» **HOW TO COMPLETE THIS TASK**
All lines from the opening of the entries below through the line containing "- Test is blocked on Draft." must be output exactly as they appear, with no other lines.

» **INFORMATION**
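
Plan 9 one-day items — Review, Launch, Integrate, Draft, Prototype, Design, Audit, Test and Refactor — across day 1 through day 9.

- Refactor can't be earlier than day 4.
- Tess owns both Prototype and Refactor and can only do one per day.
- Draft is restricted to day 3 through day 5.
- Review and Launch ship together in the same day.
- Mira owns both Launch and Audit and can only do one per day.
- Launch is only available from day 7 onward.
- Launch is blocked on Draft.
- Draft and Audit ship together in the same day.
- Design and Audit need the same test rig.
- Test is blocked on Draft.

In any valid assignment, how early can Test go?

Precedence pushes Test to at least day 4.
Test at day 4 is achievable: Audit=day 3; Design=day 1; Refactor=day 4; Integrate=day 1; Review=day 7; Launch=day 7; Prototype=day 1; Draft=day 3; Test=day 4.

day 4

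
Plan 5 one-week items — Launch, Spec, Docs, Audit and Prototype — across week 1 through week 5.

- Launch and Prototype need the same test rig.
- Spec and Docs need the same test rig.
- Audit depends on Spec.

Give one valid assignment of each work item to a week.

Spec in week 1; Prototype in week 2; Docs in week 2; Launch in week 1; Audit in week 2

Checking: Spec(week 1) before Audit(week 2); Launch(week 1) != Prototype(week 2); Spec(week 1) != Docs(week 2).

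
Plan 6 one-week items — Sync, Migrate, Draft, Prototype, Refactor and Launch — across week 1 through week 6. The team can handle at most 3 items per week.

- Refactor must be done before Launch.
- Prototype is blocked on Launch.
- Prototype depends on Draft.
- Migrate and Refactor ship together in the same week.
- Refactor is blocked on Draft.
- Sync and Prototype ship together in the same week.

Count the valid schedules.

15

Splitting on Sync: it can be week 4 (1), week 5 (4), week 6 (10). Listing each branch's schedules as (Migrate, Draft, Prototype, Refactor, Launch) by week number:
Sync=week 4: (2,1,4,2,3) — 1.
Sync=week 5: (2,1,5,2,3) (2,1,5,2,4) (3,1,5,3,4) (3,2,5,3,4) — 4.
Sync=week 6: (2,1,6,2,3) (2,1,6,2,4) (2,1,6,2,5) (3,1,6,3,4) (3,1,6,3,5) (3,2,6,3,4) (3,2,6,3,5) (4,1,6,4,5) (4,2,6,4,5) (4,3,6,4,5) — 10.
Summing: 1 + 4 + 10 = 15.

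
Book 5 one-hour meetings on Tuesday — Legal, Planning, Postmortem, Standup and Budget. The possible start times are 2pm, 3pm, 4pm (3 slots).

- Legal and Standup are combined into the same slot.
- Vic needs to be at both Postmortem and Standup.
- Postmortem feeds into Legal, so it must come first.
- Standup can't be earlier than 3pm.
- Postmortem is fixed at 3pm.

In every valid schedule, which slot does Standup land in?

Standup's window is 3pm–4pm.
Postmortem is fixed at 3pm, and Standup can't share a slot with Postmortem.
So Standup must be 4pm.

4pm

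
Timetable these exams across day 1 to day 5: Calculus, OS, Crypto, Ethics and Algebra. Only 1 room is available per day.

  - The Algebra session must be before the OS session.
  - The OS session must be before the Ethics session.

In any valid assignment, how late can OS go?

Precedence pushes OS to at least day 2; downstream work caps OS at day 4.
OS at day 4 is achievable: OS -> day 4, Algebra -> day 1, Crypto -> day 3, Ethics -> day 5, Calculus -> day 2.

day 4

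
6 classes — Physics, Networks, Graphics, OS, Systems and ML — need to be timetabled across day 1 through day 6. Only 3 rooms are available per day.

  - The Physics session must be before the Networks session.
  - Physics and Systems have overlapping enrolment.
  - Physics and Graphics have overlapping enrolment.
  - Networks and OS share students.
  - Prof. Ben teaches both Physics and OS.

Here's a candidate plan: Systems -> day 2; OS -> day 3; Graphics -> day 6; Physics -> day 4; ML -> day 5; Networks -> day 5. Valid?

The Physics session must be before the Networks session — holds.
Physics and Systems have overlapping enrolment — holds.
Prof. Ben teaches both Physics and OS — holds.
Networks and OS share students — holds.
Physics and Graphics have overlapping enrolment — holds.
Only 3 rooms are available per day — holds.

Yes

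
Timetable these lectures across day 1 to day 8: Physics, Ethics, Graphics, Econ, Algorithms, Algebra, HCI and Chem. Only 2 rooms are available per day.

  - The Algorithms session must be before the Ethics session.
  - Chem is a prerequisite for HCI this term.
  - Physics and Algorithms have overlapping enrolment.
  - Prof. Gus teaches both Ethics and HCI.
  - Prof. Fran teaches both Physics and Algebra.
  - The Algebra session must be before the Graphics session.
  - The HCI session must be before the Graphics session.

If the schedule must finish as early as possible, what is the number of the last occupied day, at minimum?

day 4

The precedence chain requires at least 3 distinct days.
With at most 2 per day and 8 lectures, at least 4 days are needed.
4 works (last occupied day: day 4): for example Physics=day 4, Algorithms=day 1, HCI=day 2, Graphics=day 3, Ethics=day 3, Econ=day 4, Algebra=day 2, Chem=day 1.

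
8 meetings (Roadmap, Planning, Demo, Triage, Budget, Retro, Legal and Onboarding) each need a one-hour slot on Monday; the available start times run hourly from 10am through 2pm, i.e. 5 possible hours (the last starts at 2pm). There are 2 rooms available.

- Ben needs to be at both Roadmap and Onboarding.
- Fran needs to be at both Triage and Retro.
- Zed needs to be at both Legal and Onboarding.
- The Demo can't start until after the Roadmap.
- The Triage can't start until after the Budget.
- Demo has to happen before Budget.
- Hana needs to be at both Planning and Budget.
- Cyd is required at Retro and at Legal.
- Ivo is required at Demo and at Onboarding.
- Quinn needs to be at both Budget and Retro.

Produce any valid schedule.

Demo -> 11am, Budget -> 12pm, Onboarding -> 1pm, Roadmap -> 10am, Retro -> 11am, Planning -> 10am, Legal -> 12pm, Triage -> 1pm

Checking: Demo(11am) before Budget(12pm); Roadmap(10am) before Demo(11am); Budget(12pm) before Triage(1pm); Legal(12pm) != Onboarding(1pm); Roadmap(10am) != Onboarding(1pm); Triage(1pm) != Retro(11am); Demo(11am) != Onboarding(1pm); Retro(11am) != Legal(12pm); Budget(12pm) != Retro(11am); Planning(10am) != Budget(12pm); max 2 per hour (cap 2).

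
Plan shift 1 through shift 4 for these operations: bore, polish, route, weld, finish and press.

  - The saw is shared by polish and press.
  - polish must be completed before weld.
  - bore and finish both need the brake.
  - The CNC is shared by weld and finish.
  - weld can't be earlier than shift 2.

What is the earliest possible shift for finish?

shift 1

finish at shift 1 is achievable: weld in shift 2; finish in shift 1; bore in shift 2; route in shift 1; press in shift 2; polish in shift 1.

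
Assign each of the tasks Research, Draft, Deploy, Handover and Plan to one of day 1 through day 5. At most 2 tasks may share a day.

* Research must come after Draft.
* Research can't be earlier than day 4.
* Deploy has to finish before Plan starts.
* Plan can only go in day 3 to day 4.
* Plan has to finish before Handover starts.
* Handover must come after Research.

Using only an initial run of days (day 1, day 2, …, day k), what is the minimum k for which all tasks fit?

The precedence chain requires at least 3 distinct days.
With at most 2 per day and 5 tasks, at least 3 days are needed.
Propagating the time windows through the other constraints, Handover can't land before day 5, so the schedule must run through at least day 5.
5 works (last occupied day: day 5): for example Research=day 4, Draft=day 1, Handover=day 5, Deploy=day 1, Plan=day 3.

5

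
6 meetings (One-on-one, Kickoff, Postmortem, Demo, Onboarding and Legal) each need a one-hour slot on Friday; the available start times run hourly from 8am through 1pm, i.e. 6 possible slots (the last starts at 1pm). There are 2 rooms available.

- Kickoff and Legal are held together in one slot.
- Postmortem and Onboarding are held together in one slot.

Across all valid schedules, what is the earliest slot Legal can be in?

Legal at 8am is achievable: One-on-one in 9am, Postmortem in 10am, Onboarding in 10am, Kickoff in 8am, Legal in 8am, Demo in 9am.

8am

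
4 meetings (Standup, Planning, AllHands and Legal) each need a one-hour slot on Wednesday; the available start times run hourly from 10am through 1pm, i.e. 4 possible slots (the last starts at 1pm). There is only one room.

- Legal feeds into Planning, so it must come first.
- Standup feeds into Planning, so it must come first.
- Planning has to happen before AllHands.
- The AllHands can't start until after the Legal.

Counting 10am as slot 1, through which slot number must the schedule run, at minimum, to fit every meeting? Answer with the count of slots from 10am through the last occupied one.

The precedence chain requires at least 3 distinct slots.
With at most 1 per slot and 4 meetings, at least 4 slots are needed.
4 works (last occupied slot: 1pm): for example Standup -> 11am; Planning -> 12pm; AllHands -> 1pm; Legal -> 10am.

4 slots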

» **SOLVED PROBLEM**
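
Plan 9 one-day items — Review, Launch, Integrate, Draft, Prototype, Design, Audit, Test and Refactor — across day 1 through day 9.

- Refactor can't be earlier than day 4.
- Tess owns both Prototype and Refactor and can only do one per day.
- Draft is restricted to day 3 through day 5.
- Review and Launch ship together in the same day.
- Mira owns both Launch and Audit and can only do one per day.
- Launch is only available from day 7 onward.
- Launch is blocked on Draft.
- Draft and Audit ship together in the same day.
- Design and Audit need the same test rig.
- Test is blocked on Draft.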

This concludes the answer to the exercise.